Stored data

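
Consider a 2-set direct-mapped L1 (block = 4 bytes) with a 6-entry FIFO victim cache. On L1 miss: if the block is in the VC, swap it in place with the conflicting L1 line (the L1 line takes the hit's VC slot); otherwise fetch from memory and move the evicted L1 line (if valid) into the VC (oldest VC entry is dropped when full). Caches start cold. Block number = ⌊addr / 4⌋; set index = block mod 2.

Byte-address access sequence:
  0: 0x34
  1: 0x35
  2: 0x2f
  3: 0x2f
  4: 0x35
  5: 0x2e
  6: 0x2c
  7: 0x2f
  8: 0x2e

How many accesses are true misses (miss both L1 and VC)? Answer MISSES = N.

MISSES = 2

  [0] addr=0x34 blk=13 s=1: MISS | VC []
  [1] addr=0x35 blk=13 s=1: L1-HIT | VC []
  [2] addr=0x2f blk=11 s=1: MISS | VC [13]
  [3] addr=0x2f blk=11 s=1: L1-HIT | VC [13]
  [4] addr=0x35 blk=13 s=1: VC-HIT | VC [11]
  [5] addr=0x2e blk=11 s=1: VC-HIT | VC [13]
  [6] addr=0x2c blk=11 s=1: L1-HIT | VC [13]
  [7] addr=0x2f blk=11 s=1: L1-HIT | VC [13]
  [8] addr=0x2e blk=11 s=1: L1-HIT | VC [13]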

## WHAT THE EXERCISE ASKS
Send back exactly the lines from the line with "How many accesses" through the end of the records.

## WRITTEN SOLUTION
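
How many accesses are true misses (miss both L1 and VC)? Answer MISSES = N.

MISSES = 2

  [0] addr=0x34 blk=13 s=1: MISS | VC []
  [1] addr=0x35 blk=13 s=1: L1-HIT | VC []
  [2] addr=0x2f blk=11 s=1: MISS | VC [13]
  [3] addr=0x2f blk=11 s=1: L1-HIT | VC [13]
  [4] addr=0x35 blk=13 s=1: VC-HIT | VC [11]
  [5] addr=0x2e blk=11 s=1: VC-HIT | VC [13]
  [6] addr=0x2c blk=11 s=1: L1-HIT | VC [13]
  [7] addr=0x2f blk=11 s=1: L1-HIT | VC [13]
  [8] addr=0x2e blk=11 s=1: L1-HIT | VC [13]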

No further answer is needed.